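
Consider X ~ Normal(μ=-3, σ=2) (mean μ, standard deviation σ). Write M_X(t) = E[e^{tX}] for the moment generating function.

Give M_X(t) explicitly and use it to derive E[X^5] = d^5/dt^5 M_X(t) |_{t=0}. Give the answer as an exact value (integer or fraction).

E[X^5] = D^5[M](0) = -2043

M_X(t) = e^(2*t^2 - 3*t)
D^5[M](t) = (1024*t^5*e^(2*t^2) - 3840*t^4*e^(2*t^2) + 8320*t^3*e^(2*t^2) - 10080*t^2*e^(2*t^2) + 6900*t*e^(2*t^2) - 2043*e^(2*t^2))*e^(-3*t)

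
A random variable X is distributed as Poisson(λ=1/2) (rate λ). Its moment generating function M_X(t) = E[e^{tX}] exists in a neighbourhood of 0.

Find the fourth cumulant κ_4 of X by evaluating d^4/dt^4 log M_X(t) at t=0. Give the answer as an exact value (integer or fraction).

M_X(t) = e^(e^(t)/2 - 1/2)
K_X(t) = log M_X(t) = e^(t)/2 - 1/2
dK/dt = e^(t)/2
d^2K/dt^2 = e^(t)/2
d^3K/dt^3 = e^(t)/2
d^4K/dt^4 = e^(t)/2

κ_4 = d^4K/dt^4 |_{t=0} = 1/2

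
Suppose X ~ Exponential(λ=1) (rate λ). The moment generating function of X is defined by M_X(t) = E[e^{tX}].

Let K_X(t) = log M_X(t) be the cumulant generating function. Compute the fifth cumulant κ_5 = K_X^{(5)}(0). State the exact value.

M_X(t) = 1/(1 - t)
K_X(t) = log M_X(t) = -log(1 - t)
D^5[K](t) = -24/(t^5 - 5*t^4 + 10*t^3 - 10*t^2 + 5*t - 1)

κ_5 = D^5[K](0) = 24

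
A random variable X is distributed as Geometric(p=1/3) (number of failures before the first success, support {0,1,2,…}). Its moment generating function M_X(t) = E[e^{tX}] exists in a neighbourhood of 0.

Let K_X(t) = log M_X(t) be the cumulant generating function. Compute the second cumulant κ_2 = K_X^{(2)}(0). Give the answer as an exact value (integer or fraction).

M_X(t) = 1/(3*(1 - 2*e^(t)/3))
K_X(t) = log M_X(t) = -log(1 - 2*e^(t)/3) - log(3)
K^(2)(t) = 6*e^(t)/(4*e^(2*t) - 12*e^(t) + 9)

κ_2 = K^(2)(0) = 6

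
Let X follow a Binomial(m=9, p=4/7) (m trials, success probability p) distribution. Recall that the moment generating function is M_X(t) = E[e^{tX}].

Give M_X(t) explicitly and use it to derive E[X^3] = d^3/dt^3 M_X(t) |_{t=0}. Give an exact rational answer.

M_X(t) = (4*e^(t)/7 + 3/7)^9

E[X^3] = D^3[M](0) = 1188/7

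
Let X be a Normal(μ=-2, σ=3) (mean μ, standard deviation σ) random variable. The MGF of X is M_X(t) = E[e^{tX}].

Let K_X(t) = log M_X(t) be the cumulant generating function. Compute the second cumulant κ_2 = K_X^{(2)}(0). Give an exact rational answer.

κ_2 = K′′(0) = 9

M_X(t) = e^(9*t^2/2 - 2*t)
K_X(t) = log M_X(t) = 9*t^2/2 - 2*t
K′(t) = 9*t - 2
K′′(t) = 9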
---
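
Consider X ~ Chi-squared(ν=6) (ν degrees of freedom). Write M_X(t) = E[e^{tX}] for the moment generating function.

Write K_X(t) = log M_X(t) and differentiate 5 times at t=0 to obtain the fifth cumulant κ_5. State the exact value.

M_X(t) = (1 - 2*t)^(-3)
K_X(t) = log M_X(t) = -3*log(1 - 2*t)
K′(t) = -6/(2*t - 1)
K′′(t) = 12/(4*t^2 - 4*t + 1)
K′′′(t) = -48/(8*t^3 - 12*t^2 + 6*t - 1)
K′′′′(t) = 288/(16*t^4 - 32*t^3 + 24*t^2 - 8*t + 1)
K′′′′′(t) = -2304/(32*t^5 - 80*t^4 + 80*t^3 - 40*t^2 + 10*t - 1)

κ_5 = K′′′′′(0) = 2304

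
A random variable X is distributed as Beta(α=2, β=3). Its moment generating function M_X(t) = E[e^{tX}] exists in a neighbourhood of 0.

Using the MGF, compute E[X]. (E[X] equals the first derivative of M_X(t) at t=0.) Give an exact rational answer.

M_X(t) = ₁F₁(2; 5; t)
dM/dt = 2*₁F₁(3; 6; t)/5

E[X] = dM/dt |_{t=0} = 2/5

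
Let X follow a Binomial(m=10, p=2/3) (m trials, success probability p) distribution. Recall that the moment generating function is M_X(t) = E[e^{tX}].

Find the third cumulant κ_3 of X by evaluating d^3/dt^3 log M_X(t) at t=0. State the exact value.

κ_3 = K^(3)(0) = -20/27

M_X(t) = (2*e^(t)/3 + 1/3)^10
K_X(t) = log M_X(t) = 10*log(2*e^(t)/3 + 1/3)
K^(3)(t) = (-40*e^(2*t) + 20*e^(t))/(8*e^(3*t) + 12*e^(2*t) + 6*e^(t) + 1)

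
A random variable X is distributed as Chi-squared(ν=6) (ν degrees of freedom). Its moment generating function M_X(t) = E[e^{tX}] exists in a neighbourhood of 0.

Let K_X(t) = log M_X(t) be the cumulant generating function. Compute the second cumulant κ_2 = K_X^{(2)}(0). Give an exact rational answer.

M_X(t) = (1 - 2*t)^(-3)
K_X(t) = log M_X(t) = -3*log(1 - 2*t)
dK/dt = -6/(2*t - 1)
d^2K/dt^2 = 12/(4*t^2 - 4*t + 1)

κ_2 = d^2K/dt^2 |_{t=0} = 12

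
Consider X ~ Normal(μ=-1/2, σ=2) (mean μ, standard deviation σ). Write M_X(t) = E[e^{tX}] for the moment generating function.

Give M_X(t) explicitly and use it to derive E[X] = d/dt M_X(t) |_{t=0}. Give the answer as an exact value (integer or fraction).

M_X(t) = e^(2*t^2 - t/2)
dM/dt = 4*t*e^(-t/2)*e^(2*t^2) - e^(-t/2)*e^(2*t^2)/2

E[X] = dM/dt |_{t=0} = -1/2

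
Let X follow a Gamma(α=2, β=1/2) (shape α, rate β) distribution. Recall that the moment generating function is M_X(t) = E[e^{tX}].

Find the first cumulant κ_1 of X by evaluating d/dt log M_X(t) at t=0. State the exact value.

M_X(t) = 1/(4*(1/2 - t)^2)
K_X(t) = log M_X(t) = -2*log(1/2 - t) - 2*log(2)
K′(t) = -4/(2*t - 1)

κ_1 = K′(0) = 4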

*Directions for this task*
What do the lines above say from the one containing "Compute the fifth" down to the one containing "A random variable X is distributed as Geometric(p=1/3)"? Return them exactly, both end lines included, and only them.

*Reply*
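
Let K_X(t) = log M_X(t) be the cumulant generating function. Compute the fifth cumulant κ_5 = K_X^{(5)}(0). State the exact value.

M_X(t) = 1/(1 - t)
K_X(t) = log M_X(t) = -log(1 - t)
D^5[K](t) = -24/(t^5 - 5*t^4 + 10*t^3 - 10*t^2 + 5*t - 1)

κ_5 = D^5[K](0) = 24

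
A random variable X is distributed as Geometric(p=1/3) (number of failures before the first success, support {0,1,2,…}). Its moment generating function M_X(t) = E[e^{tX}] exists in a neighbourhood of 0.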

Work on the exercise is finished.